# Exercise aim
Identify all lines in the data containing the string "array". Copy them out.

# Recorded data

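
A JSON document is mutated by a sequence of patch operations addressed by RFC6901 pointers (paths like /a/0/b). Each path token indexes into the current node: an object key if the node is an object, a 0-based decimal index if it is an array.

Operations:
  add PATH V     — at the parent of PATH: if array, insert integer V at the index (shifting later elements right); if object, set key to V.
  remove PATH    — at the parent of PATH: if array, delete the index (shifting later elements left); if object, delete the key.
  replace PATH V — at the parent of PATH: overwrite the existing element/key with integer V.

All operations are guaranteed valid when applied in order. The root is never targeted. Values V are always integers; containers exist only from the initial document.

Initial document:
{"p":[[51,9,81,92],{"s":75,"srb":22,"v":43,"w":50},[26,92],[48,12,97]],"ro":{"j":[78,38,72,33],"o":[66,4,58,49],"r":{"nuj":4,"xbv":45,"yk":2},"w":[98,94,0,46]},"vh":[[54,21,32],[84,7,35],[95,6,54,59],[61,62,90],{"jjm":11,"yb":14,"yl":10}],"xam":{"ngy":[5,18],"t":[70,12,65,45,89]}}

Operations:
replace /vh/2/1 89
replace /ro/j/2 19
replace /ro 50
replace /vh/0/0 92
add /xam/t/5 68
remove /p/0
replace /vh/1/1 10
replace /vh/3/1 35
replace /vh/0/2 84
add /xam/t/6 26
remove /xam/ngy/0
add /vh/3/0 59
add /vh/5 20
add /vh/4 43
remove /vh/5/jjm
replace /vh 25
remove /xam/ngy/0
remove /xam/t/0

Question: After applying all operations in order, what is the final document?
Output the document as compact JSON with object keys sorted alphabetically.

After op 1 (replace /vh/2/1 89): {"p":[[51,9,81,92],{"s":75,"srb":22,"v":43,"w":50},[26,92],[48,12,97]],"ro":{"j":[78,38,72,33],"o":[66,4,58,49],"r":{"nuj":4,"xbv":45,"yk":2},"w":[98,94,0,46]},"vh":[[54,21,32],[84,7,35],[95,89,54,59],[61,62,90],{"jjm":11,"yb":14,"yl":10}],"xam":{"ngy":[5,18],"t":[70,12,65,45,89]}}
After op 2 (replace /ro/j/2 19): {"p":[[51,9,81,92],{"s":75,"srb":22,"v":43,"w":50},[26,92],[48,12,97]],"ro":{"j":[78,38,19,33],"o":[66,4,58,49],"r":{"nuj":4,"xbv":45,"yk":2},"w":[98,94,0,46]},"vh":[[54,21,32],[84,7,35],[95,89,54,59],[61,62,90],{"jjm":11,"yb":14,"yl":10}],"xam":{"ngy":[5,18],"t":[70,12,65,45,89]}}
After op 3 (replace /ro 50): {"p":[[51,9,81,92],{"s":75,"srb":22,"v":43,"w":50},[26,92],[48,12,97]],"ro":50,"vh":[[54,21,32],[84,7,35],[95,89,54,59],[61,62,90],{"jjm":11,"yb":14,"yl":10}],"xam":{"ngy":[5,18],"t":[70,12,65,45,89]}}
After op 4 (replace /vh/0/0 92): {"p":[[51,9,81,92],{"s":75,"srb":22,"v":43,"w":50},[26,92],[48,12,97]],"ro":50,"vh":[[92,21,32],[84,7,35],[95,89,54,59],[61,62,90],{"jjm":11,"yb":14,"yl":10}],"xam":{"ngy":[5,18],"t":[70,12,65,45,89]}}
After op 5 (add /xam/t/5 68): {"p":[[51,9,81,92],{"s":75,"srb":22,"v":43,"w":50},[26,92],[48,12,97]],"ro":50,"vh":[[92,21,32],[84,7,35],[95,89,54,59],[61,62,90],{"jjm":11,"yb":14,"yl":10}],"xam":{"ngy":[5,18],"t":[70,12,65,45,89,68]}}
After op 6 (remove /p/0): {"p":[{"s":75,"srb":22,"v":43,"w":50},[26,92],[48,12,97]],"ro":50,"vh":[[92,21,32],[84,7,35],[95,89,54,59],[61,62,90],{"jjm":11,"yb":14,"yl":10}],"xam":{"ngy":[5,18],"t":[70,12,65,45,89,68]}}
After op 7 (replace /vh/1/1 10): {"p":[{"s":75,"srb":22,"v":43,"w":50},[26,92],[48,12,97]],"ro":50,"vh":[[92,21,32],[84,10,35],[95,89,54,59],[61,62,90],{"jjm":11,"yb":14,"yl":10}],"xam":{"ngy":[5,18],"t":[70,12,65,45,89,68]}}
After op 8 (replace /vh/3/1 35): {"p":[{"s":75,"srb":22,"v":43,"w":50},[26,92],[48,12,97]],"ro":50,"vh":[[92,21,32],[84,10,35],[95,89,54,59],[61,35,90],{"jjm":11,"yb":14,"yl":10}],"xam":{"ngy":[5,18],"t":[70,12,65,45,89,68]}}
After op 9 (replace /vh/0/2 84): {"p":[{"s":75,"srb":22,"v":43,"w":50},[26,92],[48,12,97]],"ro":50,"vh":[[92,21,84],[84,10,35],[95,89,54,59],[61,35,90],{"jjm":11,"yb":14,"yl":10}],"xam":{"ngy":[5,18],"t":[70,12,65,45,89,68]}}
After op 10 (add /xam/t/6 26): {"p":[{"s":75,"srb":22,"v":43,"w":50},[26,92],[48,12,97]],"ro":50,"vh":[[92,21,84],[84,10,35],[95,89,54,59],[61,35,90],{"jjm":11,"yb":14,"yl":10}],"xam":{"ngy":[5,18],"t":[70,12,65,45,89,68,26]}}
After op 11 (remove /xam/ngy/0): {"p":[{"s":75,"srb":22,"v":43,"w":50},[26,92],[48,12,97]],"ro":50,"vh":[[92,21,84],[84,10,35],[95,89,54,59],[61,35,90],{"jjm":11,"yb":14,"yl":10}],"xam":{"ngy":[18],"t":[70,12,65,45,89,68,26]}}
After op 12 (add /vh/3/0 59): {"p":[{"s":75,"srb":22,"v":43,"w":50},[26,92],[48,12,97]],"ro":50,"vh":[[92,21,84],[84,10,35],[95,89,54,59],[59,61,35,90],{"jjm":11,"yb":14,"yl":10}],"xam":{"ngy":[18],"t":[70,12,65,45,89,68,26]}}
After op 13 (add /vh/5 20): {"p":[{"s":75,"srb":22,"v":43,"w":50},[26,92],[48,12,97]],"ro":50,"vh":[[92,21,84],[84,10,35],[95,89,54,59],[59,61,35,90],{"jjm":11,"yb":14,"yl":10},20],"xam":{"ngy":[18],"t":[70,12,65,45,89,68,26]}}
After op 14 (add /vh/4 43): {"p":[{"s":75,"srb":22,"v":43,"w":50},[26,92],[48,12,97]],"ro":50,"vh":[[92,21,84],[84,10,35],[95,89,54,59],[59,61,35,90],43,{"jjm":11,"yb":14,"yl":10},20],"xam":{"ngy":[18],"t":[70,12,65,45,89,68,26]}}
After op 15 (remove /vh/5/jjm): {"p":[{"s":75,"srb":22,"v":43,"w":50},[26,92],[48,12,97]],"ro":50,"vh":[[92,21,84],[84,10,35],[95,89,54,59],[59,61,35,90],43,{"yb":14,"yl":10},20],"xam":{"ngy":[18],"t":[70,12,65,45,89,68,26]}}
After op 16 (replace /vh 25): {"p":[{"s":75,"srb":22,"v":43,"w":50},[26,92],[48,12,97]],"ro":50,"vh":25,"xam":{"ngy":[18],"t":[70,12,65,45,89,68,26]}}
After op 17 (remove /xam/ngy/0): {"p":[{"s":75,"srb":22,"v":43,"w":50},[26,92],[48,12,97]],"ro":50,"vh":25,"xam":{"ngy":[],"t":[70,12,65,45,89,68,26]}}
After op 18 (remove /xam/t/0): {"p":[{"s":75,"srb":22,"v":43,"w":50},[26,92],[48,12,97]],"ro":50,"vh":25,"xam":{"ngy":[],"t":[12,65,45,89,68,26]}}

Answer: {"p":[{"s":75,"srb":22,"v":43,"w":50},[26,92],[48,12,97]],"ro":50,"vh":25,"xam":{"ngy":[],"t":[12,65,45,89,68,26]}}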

# Result of this task
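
A JSON document is mutated by a sequence of patch operations addressed by RFC6901 pointers (paths like /a/0/b). Each path token indexes into the current node: an object key if the node is an object, a 0-based decimal index if it is an array.
  add PATH V     — at the parent of PATH: if array, insert integer V at the index (shifting later elements right); if object, set key to V.
  remove PATH    — at the parent of PATH: if array, delete the index (shifting later elements left); if object, delete the key.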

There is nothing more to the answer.